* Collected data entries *

★ ★ ★ ★ ★

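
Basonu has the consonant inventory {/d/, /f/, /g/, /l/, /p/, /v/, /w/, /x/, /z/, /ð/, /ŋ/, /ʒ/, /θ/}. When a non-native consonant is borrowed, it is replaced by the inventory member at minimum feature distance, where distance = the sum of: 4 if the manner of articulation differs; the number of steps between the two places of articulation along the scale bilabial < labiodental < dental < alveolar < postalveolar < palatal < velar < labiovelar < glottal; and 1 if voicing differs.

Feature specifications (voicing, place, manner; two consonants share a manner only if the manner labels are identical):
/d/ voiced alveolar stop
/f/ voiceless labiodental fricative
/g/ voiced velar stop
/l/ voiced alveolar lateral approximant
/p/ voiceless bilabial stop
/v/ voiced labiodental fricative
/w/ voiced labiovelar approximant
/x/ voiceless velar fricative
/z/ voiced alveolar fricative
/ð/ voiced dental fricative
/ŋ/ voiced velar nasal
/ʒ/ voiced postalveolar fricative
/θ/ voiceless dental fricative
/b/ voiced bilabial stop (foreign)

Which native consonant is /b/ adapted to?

p

/p/ is closest: same manner (stop), place distance 0 (bilabial→bilabial), voicing differs (+1); total 1. Next closest is /d/ at distance 3.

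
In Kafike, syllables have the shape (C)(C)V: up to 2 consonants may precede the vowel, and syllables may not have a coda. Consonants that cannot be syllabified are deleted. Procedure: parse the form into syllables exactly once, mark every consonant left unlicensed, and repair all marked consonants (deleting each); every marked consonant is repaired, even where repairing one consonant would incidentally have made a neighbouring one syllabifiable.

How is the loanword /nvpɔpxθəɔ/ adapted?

vpɔxθəɔ

The consonants /n/, /p/ cannot be parsed into a legal (C)(C)V syllable (no codas are permitted; onsets may contain at most 2 consonants).
Deleting the stranded consonants removes /n/, /p/.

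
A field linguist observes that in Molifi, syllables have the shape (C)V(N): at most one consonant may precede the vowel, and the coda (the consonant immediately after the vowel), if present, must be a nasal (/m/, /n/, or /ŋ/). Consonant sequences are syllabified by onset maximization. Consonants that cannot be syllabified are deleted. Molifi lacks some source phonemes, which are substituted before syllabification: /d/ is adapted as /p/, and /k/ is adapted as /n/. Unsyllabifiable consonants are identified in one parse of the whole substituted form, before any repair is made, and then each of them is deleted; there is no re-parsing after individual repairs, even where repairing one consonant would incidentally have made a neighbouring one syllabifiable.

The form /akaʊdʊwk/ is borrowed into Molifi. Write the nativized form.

Substitution: /k/ → /n/, /d/ → /p/, giving /anaʊpʊwn/.
The consonants /w/, /n/ cannot be parsed into a legal (C)V(N) syllable (only a nasal (/m/, /n/, or /ŋ/) is licensed in coda position; onsets are limited to one consonant).
Each unlicensed consonant is deleted: /w/, /n/.

anaʊpʊ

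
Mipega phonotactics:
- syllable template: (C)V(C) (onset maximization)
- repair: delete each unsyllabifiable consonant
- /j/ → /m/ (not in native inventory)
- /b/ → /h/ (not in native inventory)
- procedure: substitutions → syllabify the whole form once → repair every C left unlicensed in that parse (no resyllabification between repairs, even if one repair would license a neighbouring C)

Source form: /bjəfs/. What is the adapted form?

məf

Substitution: /b/ → /h/, /j/ → /m/, giving /hməfs/.
Syllabifying with onset maximization leaves /h/, /s/ stranded (at most one coda consonant is licensed; onsets are limited to one consonant).
Deletion applies to /h/, /s/.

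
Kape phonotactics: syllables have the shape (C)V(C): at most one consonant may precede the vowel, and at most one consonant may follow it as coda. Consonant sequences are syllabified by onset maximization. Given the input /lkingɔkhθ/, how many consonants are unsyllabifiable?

Syllabifying with onset maximization leaves /l/, /h/, /θ/ stranded (at most one coda consonant is licensed; onsets are limited to one consonant).

3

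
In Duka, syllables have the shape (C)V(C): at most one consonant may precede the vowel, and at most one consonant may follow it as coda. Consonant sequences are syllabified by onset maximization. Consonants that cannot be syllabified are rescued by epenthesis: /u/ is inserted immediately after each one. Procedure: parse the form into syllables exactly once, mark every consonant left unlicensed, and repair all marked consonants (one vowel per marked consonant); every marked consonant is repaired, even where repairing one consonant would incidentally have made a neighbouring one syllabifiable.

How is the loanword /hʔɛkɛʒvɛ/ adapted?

huʔɛkɛʒvɛ

Syllabifying with onset maximization leaves /h/ stranded (at most one coda consonant is licensed; onsets are limited to one consonant).
Each unlicensed consonant becomes the onset of a new syllable: /h/ → /hu/.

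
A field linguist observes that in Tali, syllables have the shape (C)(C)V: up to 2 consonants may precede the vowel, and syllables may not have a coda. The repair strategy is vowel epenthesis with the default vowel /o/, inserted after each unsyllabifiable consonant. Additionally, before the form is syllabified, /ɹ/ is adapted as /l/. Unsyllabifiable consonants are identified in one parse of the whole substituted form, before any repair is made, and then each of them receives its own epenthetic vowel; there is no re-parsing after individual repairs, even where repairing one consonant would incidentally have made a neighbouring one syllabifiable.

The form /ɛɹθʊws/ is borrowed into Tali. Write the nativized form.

ɛlθʊwoso

Substitution: /ɹ/ → /l/, giving /ɛlθʊws/.
The consonants /w/, /s/ cannot be parsed into a legal (C)(C)V syllable (no codas are permitted; onsets may contain at most 2 consonants).
Epenthesis after each stranded consonant: /w/ → /wo/, /s/ → /so/.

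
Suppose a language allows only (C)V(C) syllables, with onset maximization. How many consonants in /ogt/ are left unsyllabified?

Syllabifying with onset maximization leaves /t/ stranded (at most one coda consonant is licensed; onsets are limited to one consonant).

1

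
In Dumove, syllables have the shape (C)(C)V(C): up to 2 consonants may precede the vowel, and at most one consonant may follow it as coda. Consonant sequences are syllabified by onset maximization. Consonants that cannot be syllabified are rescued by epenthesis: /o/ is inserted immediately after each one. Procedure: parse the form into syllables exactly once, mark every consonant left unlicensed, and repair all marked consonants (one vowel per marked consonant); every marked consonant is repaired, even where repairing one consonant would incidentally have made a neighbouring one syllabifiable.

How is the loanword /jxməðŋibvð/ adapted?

joxməðŋibvoðo

The consonants /j/, /v/, /ð/ cannot be parsed into a legal (C)(C)V(C) syllable (at most one coda consonant is licensed; onsets may contain at most 2 consonants).
Epenthesis after each stranded consonant: /j/ → /jo/, /v/ → /vo/, /ð/ → /ðo/.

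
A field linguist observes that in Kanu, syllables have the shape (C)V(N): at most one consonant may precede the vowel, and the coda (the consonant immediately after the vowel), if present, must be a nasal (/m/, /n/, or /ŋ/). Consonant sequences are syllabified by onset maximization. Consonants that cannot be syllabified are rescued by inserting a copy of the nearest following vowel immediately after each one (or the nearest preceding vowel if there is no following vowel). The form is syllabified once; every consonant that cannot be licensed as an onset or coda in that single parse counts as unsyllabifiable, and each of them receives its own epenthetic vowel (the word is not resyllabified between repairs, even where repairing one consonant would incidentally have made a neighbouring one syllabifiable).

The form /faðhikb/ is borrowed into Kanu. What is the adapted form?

Syllabifying with onset maximization leaves /ð/, /k/, /b/ stranded (only a nasal (/m/, /n/, or /ŋ/) is licensed in coda position; onsets are limited to one consonant).
Epenthesis after each stranded consonant: /ð/ → /ði/, /k/ → /ki/, /b/ → /bi/.

faðihikibi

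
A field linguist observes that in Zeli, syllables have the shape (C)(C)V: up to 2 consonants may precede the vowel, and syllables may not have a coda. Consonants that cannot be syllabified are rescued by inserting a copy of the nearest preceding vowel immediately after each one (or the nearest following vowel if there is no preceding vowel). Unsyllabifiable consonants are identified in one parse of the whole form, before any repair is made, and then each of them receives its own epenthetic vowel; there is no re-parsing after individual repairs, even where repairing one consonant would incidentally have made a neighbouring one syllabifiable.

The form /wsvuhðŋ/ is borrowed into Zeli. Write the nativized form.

wusvuhuðuŋu

Syllabifying with onset maximization leaves /w/, /h/, /ð/, /ŋ/ stranded (no codas are permitted; onsets may contain at most 2 consonants).
Inserting the epenthetic vowel yields /w/ → /wu/, /h/ → /hu/, /ð/ → /ðu/, /ŋ/ → /ŋu/.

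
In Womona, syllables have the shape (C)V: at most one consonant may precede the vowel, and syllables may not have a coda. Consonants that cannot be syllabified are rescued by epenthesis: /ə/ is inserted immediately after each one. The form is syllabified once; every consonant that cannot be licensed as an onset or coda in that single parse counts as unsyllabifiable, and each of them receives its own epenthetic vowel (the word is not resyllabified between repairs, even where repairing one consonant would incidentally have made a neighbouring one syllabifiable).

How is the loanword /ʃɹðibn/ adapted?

The consonants /ʃ/, /ɹ/, /b/, /n/ cannot be parsed into a legal (C)V syllable (no codas are permitted; onsets are limited to one consonant).
Each unlicensed consonant becomes the onset of a new syllable: /ʃ/ → /ʃə/, /ɹ/ → /ɹə/, /b/ → /bə/, /n/ → /nə/.

ʃəɹəðibənə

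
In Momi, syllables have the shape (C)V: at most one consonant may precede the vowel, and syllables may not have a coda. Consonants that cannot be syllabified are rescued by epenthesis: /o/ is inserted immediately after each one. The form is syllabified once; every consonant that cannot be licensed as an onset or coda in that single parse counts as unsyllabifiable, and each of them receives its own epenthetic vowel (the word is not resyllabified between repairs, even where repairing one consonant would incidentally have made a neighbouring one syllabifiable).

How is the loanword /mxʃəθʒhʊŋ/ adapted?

Syllabifying with onset maximization leaves /m/, /x/, /θ/, /ʒ/, /ŋ/ stranded (no codas are permitted; onsets are limited to one consonant).
Each unlicensed consonant becomes the onset of a new syllable: /m/ → /mo/, /x/ → /xo/, /θ/ → /θo/, /ʒ/ → /ʒo/, /ŋ/ → /ŋo/.

moxoʃəθoʒohʊŋo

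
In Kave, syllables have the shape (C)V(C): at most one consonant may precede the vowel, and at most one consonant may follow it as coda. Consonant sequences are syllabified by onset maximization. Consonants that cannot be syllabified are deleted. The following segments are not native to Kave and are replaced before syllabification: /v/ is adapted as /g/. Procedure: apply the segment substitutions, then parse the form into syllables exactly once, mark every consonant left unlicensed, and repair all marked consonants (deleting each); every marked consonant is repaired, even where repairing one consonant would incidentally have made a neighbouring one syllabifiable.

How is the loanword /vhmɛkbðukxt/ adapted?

mɛkðuk

Substitution: /v/ → /g/, giving /ghmɛkbðukxt/.
Syllabifying with onset maximization leaves /g/, /h/, /b/, /x/, /t/ stranded (at most one coda consonant is licensed; onsets are limited to one consonant).
Deleting the stranded consonants removes /g/, /h/, /b/, /x/, /t/.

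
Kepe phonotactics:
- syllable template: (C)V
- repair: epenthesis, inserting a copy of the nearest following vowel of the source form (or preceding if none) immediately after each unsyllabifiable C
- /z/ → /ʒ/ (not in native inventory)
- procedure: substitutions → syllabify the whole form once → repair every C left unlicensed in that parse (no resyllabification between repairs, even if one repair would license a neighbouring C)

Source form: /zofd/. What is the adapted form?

Substitution: /z/ → /ʒ/, giving /ʒofd/.
The consonants /f/, /d/ cannot be parsed into a legal (C)V syllable (no codas are permitted; onsets are limited to one consonant).
Each unlicensed consonant becomes the onset of a new syllable: /f/ → /fo/, /d/ → /do/.

ʒofodo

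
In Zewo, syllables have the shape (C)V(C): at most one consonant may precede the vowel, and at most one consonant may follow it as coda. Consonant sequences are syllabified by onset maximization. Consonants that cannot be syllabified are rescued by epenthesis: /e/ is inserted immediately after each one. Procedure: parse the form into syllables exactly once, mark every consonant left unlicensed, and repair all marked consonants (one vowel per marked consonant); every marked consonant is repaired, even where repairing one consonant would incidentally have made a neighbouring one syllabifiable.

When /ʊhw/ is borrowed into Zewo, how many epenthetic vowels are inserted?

The unsyllabifiable consonants are /w/; each receives one epenthetic vowel.

1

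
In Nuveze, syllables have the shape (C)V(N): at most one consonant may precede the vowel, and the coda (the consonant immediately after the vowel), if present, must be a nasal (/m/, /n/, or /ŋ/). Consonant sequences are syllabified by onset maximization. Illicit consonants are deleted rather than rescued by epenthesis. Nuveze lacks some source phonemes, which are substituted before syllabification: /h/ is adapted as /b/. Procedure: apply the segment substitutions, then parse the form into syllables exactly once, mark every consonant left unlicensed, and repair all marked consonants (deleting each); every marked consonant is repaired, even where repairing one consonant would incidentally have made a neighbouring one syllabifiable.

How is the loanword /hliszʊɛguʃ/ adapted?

Substitution: /h/ → /b/, giving /bliszʊɛguʃ/.
Under (C)V(N), the unsyllabifiable consonants are /b/, /s/, /ʃ/ (only a nasal (/m/, /n/, or /ŋ/) is licensed in coda position; onsets are limited to one consonant).
Deleting the stranded consonants removes /b/, /s/, /ʃ/.

lizʊɛgu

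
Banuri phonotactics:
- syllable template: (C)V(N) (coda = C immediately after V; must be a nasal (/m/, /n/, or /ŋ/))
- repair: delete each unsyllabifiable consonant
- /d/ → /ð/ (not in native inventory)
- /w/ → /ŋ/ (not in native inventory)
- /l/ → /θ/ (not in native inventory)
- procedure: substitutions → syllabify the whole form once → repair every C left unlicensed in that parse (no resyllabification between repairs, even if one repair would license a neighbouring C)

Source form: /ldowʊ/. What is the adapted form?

ðoŋʊ

Substitution: /l/ → /θ/, /d/ → /ð/, /w/ → /ŋ/, giving /θðoŋʊ/.
Syllabifying with onset maximization leaves /θ/ stranded (only a nasal (/m/, /n/, or /ŋ/) is licensed in coda position; onsets are limited to one consonant).
Each unlicensed consonant is deleted: /θ/.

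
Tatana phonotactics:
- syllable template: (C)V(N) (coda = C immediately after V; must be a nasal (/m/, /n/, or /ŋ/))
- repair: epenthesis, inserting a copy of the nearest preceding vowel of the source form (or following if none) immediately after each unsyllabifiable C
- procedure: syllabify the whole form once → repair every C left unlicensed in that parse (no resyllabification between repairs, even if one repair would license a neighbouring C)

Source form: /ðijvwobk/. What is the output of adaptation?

ðijiviwoboko

Under (C)V(N), the unsyllabifiable consonants are /j/, /v/, /b/, /k/ (only a nasal (/m/, /n/, or /ŋ/) is licensed in coda position; onsets are limited to one consonant).
Each unlicensed consonant becomes the onset of a new syllable: /j/ → /ji/, /v/ → /vi/, /b/ → /bo/, /k/ → /ko/.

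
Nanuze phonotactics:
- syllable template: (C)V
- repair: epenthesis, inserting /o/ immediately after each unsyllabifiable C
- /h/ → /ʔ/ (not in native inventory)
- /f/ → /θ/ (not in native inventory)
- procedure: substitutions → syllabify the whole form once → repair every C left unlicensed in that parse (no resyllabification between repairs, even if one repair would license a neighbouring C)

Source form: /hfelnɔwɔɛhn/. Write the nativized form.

ʔoθelonɔwɔɛʔono

Substitution: /h/ → /ʔ/, /f/ → /θ/, giving /ʔθelnɔwɔɛʔn/.
The consonants /ʔ/, /l/, /ʔ/, /n/ cannot be parsed into a legal (C)V syllable (no codas are permitted; onsets are limited to one consonant).
Epenthesis after each stranded consonant: /ʔ/ → /ʔo/, /l/ → /lo/, /ʔ/ → /ʔo/, /n/ → /no/.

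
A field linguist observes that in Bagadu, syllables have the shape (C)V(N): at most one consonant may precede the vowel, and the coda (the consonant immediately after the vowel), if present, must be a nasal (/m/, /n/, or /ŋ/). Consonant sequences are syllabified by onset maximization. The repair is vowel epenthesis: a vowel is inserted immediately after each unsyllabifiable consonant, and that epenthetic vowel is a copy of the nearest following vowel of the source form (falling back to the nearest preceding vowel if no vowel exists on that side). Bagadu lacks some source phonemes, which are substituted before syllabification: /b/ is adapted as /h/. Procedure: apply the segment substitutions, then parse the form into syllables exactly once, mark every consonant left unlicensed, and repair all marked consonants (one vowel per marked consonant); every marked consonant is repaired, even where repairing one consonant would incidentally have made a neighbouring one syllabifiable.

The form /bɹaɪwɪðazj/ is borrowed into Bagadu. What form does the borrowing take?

haɹaɪwɪðazaja

Substitution: /b/ → /h/, giving /hɹaɪwɪðazj/.
Under (C)V(N), the unsyllabifiable consonants are /h/, /z/, /j/ (only a nasal (/m/, /n/, or /ŋ/) is licensed in coda position; onsets are limited to one consonant).
Epenthesis after each stranded consonant: /h/ → /ha/, /z/ → /za/, /j/ → /ja/.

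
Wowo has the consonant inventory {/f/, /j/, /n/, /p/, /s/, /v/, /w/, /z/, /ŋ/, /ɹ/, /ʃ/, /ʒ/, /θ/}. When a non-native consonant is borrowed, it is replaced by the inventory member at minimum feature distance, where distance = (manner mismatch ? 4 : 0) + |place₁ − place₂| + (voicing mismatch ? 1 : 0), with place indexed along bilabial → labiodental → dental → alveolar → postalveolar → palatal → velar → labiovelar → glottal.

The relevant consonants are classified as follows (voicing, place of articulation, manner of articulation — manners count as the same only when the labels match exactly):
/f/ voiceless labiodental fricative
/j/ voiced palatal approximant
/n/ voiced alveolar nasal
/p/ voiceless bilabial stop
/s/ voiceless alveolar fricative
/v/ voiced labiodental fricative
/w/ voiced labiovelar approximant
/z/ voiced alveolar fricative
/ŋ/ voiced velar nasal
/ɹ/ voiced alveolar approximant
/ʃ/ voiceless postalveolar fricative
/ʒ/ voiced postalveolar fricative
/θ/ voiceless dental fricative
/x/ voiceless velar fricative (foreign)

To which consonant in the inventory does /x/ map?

ʃ

/ʃ/ is closest: same manner (fricative), place distance 2 (velar→postalveolar), same voicing; total 2. Next closest is /s/ at distance 3.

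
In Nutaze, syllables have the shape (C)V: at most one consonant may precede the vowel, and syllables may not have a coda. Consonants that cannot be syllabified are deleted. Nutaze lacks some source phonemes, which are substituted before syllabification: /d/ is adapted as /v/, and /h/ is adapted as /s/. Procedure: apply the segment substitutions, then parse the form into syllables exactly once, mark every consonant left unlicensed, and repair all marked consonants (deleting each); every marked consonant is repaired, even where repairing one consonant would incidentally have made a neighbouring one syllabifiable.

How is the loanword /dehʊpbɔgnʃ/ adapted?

Substitution: /d/ → /v/, /h/ → /s/, giving /vesʊpbɔgnʃ/.
Syllabifying with onset maximization leaves /p/, /g/, /n/, /ʃ/ stranded (no codas are permitted; onsets are limited to one consonant).
Each unlicensed consonant is deleted: /p/, /g/, /n/, /ʃ/.

vesʊbɔ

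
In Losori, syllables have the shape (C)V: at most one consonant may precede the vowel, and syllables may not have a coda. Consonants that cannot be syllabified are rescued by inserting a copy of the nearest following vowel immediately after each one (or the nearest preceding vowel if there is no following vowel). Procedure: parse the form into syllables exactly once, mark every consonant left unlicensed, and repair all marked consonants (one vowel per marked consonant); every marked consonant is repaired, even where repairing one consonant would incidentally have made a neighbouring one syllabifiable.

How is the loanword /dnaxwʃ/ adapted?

danaxawaʃa

Syllabifying with onset maximization leaves /d/, /x/, /w/, /ʃ/ stranded (no codas are permitted; onsets are limited to one consonant).
Inserting the epenthetic vowel yields /d/ → /da/, /x/ → /xa/, /w/ → /wa/, /ʃ/ → /ʃa/.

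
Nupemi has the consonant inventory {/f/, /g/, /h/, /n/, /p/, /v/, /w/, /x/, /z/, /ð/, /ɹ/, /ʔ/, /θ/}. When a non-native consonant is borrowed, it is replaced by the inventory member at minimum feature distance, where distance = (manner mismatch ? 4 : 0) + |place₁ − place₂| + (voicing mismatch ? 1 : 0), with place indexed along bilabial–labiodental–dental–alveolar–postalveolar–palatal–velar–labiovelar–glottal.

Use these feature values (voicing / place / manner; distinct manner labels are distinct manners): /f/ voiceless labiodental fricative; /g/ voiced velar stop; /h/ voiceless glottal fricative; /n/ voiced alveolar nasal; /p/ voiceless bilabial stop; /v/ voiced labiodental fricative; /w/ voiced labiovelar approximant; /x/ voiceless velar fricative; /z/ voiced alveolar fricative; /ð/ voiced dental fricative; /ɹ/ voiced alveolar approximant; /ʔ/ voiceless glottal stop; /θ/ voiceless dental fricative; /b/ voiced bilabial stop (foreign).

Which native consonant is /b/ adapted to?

p

/p/ is closest: same manner (stop), place distance 0 (bilabial→bilabial), voicing differs (+1); total 1. Next closest is /v/ at distance 5.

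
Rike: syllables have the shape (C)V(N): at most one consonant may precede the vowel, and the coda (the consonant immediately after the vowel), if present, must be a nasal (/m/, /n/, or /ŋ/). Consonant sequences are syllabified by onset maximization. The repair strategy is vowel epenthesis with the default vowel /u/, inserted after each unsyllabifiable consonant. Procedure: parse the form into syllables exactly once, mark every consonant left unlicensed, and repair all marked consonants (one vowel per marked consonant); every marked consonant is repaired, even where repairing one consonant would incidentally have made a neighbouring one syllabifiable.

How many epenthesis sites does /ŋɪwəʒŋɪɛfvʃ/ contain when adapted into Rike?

The unsyllabifiable consonants are /ʒ/, /f/, /v/, /ʃ/; each receives one epenthetic vowel.

4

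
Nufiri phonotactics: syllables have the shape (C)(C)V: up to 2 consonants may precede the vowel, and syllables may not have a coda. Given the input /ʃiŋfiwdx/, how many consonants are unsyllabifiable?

Syllabifying with onset maximization leaves /w/, /d/, /x/ stranded (no codas are permitted; onsets may contain at most 2 consonants).

3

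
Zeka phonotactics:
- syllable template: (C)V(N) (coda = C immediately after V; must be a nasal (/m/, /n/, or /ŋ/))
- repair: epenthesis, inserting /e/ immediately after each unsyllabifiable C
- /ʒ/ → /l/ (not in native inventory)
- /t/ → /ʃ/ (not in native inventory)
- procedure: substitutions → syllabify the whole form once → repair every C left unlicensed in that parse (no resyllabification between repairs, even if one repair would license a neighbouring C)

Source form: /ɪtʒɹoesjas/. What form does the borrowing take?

Substitution: /t/ → /ʃ/, /ʒ/ → /l/, giving /ɪʃlɹoesjas/.
The consonants /ʃ/, /l/, /s/, /s/ cannot be parsed into a legal (C)V(N) syllable (only a nasal (/m/, /n/, or /ŋ/) is licensed in coda position; onsets are limited to one consonant).
Each unlicensed consonant becomes the onset of a new syllable: /ʃ/ → /ʃe/, /l/ → /le/, /s/ → /se/, /s/ → /se/.

ɪʃeleɹoesejase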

★ ★ ★ ★ ★

* The problem *
Go line by line through the records above and copy each one containing "mismatch".

* Result for this exercise *
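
Wowo has the consonant inventory {/f/, /j/, /n/, /p/, /s/, /v/, /w/, /z/, /ŋ/, /ɹ/, /ʃ/, /ʒ/, /θ/}. When a non-native consonant is borrowed, it is replaced by the inventory member at minimum feature distance, where distance = (manner mismatch ? 4 : 0) + |place₁ − place₂| + (voicing mismatch ? 1 : 0), with place indexed along bilabial → labiodental → dental → alveolar → postalveolar → palatal → velar → labiovelar → glottal.
Nupemi has the consonant inventory {/f/, /g/, /h/, /n/, /p/, /v/, /w/, /x/, /z/, /ð/, /ɹ/, /ʔ/, /θ/}. When a non-native consonant is borrowed, it is replaced by the inventory member at minimum feature distance, where distance = (manner mismatch ? 4 : 0) + |place₁ − place₂| + (voicing mismatch ? 1 : 0), with place indexed along bilabial–labiodental–dental–alveolar–postalveolar–palatal–velar–labiovelar–glottal.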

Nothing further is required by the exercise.